» Dataset records
- Opening Delimiter -

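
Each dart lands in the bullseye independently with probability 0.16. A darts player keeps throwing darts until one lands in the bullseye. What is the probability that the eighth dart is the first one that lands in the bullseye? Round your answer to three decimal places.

Geometric (trials to first success), p = 0.16.
P(Y = 8) = (1−p)^7 · p = 0.29509 · 0.16 = 0.04721

0.047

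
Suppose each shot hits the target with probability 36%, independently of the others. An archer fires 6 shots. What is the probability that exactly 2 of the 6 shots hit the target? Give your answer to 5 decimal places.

0.32615

X ~ Binomial(n=6, p=0.36).
P(X=2) = C(6,2) · p^2 · (1−p)^4
= 15 · 0.1296 · 0.16777 = 0.3261491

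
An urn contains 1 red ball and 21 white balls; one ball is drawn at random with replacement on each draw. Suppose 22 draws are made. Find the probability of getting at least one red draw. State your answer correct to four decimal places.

0.6406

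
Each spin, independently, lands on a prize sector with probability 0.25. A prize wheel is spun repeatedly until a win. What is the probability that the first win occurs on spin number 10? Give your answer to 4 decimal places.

0.0188

Geometric (trials to first success), p = 0.25.
P(Y = 10) = (1−p)^9 · p = 0.075085 · 0.25 = 0.018771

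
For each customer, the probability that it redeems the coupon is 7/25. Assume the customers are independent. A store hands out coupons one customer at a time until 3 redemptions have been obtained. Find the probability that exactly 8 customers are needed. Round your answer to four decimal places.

0.0892

Y = trial on which the third success occurs; negative binomial, r=3, p=0.28.
P(Y=8) = C(7,2) · p^3 · (1−p)^5
= 21 · 0.021952 · 0.19349 = 0.089198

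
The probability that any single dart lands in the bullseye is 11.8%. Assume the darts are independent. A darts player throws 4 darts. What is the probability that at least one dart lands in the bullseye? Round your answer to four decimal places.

P(at least one) = 1 − P(none) = 1 − (1 − 0.118)^4
= 1 − 0.605166 = 0.394834

0.3948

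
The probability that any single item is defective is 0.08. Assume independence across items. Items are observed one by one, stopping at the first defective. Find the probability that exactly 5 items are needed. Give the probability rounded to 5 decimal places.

0.05731

Geometric (trials to first success), p = 0.08.
P(Y = 5) = (1−p)^4 · p = 0.71639 · 0.08 = 0.0573114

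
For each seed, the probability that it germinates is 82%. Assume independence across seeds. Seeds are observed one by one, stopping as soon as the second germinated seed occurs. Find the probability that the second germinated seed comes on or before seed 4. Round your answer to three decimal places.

0.980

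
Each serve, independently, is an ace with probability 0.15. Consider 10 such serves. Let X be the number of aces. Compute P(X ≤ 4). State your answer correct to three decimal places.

0.990

X ~ Binomial(10, 0.15); P(X ≤ 4) = Σ C(10,k) p^k (1−p)^(10−k) over k:
  k=0: C(10,0)·0.15^0·0.85^10 = 0.19687
  k=1: C(10,1)·0.15^1·0.85^9 = 0.34743
  k=2: C(10,2)·0.15^2·0.85^8 = 0.27590
  k=3: C(10,3)·0.15^3·0.85^7 = 0.12983
  k=4: C(10,4)·0.15^4·0.85^6 = 0.04010
Total = 0.99013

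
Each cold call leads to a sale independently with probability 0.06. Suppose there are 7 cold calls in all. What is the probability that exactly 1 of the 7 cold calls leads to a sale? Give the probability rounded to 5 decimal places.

X ~ Binomial(n=7, p=0.06).
P(X=1) = C(7,1) · p^1 · (1−p)^6
= 7 · 0.06 · 0.68987 = 0.2897453

0.28975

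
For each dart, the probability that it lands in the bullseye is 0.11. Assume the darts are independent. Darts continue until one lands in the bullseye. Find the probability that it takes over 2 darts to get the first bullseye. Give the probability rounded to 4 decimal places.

0.7921

Y = number of darts to the first success; geometric, p = 0.11.
P(Y > 2) = P(first 2 all fail) = (1−p)^2 = 0.792100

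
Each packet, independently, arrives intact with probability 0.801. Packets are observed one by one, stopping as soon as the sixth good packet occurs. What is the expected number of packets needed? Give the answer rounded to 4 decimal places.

7.4906

Y = total packets until the sixth success; negative binomial with r=6, p=0.801.
E[Y] = r / p = 6 / 0.801 = 7.490637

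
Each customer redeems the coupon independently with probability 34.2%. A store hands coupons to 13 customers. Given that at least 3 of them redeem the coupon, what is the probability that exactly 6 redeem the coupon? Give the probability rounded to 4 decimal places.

X ~ Binomial(13, 0.342). Want P(X=6 | X≥3) = P(X=6) / P(X≥3).
P(X=6) = C(13,6)·0.342^6·0.658^7 = 0.146641
P(X≥3) = 1 − 0.004334 − 0.029287 − 0.091334 = 0.875044
Ratio = 0.146641 / 0.875044 = 0.167581

0.1676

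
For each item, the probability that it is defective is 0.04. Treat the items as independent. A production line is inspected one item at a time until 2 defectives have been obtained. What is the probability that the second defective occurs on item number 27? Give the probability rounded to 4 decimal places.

Y = trial on which the second success occurs; negative binomial, r=2, p=0.04.
P(Y=27) = C(26,1) · p^2 · (1−p)^25
= 26 · 0.0016 · 0.3604 = 0.014993

0.0150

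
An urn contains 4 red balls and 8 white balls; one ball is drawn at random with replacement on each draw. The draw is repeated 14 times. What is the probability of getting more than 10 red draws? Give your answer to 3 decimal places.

0.001

X ~ Binomial(14, 0.333333); P(X ≥ 11) = Σ C(14,k) p^k (1−p)^(14−k) over k:
  k=11: C(14,11)·0.333333^11·0.666667^3 = 0.00061
  k=12: C(14,12)·0.333333^12·0.666667^2 = 0.00008
  k=13: C(14,13)·0.333333^13·0.666667^1 = 0.00001
  k=14: C(14,14)·0.333333^14·0.666667^0 = 0.00000
Total = 0.00069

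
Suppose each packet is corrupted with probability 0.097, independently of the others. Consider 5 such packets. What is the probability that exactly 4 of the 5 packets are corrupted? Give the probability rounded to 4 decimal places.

X ~ Binomial(n=5, p=0.097).
P(X=4) = C(5,4) · p^4 · (1−p)^1
= 5 · 8.8529e-05 · 0.903 = 0.000400

0.0004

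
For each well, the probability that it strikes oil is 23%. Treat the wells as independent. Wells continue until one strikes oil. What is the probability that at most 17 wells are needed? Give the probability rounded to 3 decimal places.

0.988

Y = number of wells to the first success; geometric, p = 0.23.
P(Y ≤ 17) = 1 − (1−p)^17 = 1 − 0.01176 = 0.98824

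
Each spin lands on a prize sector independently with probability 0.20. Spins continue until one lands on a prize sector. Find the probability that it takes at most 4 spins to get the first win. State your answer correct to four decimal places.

Y = number of spins to the first success; geometric, p = 0.20.
P(Y ≤ 4) = 1 − (1−p)^4 = 1 − 0.409600 = 0.590400

0.5904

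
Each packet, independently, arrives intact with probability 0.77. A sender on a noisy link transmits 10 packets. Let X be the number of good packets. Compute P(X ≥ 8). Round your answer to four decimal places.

0.5863

X ~ Binomial(10, 0.77); P(X ≥ 8) = Σ C(10,k) p^k (1−p)^(10−k) over k:
  k=8: C(10,8)·0.77^8·0.23^2 = 0.294167
  k=9: C(10,9)·0.77^9·0.23^1 = 0.218849
  k=10: C(10,10)·0.77^10·0.23^0 = 0.073267
Total = 0.586283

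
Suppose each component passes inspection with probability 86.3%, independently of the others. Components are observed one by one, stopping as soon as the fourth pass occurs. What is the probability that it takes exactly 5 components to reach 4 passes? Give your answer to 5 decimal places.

Y = trial on which the fourth success occurs; negative binomial, r=4, p=0.863.
P(Y=5) = C(4,3) · p^4 · (1−p)^1
= 4 · 0.55468 · 0.137 = 0.3039651

0.30397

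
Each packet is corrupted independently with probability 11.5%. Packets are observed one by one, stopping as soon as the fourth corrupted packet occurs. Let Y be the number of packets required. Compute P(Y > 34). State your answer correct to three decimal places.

Needing more than 34 packets ⇔ fewer than 4 successes in the first 34. With X ~ Binomial(34, 0.115), P(Y > 34) = P(X ≤ 3).
  k=0: C(34,0)·0.115^0·0.885^34 = 0.01571
  k=1: C(34,1)·0.115^1·0.885^33 = 0.06939
  k=2: C(34,2)·0.115^2·0.885^32 = 0.14878
  k=3: C(34,3)·0.115^3·0.885^31 = 0.20622
P(X ≤ 3) = 0.44009

0.440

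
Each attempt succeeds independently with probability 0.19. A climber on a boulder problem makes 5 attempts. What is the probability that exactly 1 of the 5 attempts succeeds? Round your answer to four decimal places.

0.4089

X ~ Binomial(n=5, p=0.19).
P(X=1) = C(5,1) · p^1 · (1−p)^4
= 5 · 0.19 · 0.43047 = 0.408944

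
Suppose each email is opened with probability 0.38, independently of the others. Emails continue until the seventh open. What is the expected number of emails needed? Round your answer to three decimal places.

18.421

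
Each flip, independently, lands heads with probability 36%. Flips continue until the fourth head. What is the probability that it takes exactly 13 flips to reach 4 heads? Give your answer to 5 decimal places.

0.06657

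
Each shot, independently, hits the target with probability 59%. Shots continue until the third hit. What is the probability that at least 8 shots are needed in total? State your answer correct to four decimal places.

0.1063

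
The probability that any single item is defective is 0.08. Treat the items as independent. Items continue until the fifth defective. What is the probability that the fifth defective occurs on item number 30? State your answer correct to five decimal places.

Y = trial on which the fifth success occurs; negative binomial, r=5, p=0.08.
P(Y=30) = C(29,4) · p^5 · (1−p)^25
= 23751 · 3.2768e-06 · 0.12436 = 0.0096789

0.00968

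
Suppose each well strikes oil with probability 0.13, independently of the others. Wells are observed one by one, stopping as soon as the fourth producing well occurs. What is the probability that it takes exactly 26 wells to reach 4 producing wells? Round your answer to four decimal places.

0.0307

Y = trial on which the fourth success occurs; negative binomial, r=4, p=0.13.
P(Y=26) = C(25,3) · p^4 · (1−p)^22
= 2300 · 0.00028561 · 0.046711 = 0.030685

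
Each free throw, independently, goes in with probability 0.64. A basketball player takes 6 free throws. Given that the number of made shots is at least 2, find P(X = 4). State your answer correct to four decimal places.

X ~ Binomial(6, 0.64). Want P(X=4 | X≥2) = P(X=4) / P(X≥2).
P(X=4) = C(6,4)·0.64^4·0.36^2 = 0.326149
P(X≥2) = 1 − 0.002177 − 0.023219 = 0.974604
Ratio = 0.326149 / 0.974604 = 0.334648

0.3346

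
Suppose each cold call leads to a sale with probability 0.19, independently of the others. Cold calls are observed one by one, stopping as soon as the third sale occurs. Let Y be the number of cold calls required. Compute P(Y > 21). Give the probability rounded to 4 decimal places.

Needing more than 21 cold calls ⇔ fewer than 3 successes in the first 21. With X ~ Binomial(21, 0.19), P(Y > 21) = P(X ≤ 2).
  k=0: C(21,0)·0.19^0·0.81^21 = 0.011973
  k=1: C(21,1)·0.19^1·0.81^20 = 0.058976
  k=2: C(21,2)·0.19^2·0.81^19 = 0.138338
P(X ≤ 2) = 0.209286

0.2093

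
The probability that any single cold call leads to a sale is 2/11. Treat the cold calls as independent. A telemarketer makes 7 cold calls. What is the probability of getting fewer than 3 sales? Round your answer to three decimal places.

X ~ Binomial(7, 0.181818); P(X ≤ 2) = Σ C(7,k) p^k (1−p)^(7−k) over k:
  k=0: C(7,0)·0.181818^0·0.818182^7 = 0.24544
  k=1: C(7,1)·0.181818^1·0.818182^6 = 0.38180
  k=2: C(7,2)·0.181818^2·0.818182^5 = 0.25453
Total = 0.88177

0.882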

- Closing Delimiter -

Starting from the line with "Suppose each well", write out every remaining line of the data above exactly, the final line included, and nothing before it.

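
Suppose each well strikes oil with probability 0.13, independently of the others. Wells are observed one by one, stopping as soon as the fourth producing well occurs. What is the probability that it takes exactly 26 wells to reach 4 producing wells? Round your answer to four decimal places.

0.0307

Y = trial on which the fourth success occurs; negative binomial, r=4, p=0.13.
P(Y=26) = C(25,3) · p^4 · (1−p)^22
= 2300 · 0.00028561 · 0.046711 = 0.030685

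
Each free throw, independently, goes in with probability 0.64. A basketball player takes 6 free throws. Given that the number of made shots is at least 2, find P(X = 4). State your answer correct to four decimal places.

X ~ Binomial(6, 0.64). Want P(X=4 | X≥2) = P(X=4) / P(X≥2).
P(X=4) = C(6,4)·0.64^4·0.36^2 = 0.326149
P(X≥2) = 1 − 0.002177 − 0.023219 = 0.974604
Ratio = 0.326149 / 0.974604 = 0.334648

0.3346

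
Suppose each cold call leads to a sale with probability 0.19, independently of the others. Cold calls are observed one by one, stopping as soon as the third sale occurs. Let Y be the number of cold calls required. Compute P(Y > 21). Give the probability rounded to 4 decimal places.

Needing more than 21 cold calls ⇔ fewer than 3 successes in the first 21. With X ~ Binomial(21, 0.19), P(Y > 21) = P(X ≤ 2).
  k=0: C(21,0)·0.19^0·0.81^21 = 0.011973
  k=1: C(21,1)·0.19^1·0.81^20 = 0.058976
  k=2: C(21,2)·0.19^2·0.81^19 = 0.138338
P(X ≤ 2) = 0.209286

0.2093

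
The probability that any single cold call leads to a sale is 2/11. Treat the cold calls as independent. A telemarketer makes 7 cold calls. What is the probability of getting fewer than 3 sales? Round your answer to three decimal places.

X ~ Binomial(7, 0.181818); P(X ≤ 2) = Σ C(7,k) p^k (1−p)^(7−k) over k:
  k=0: C(7,0)·0.181818^0·0.818182^7 = 0.24544
  k=1: C(7,1)·0.181818^1·0.818182^6 = 0.38180
  k=2: C(7,2)·0.181818^2·0.818182^5 = 0.25453
Total = 0.88177

0.882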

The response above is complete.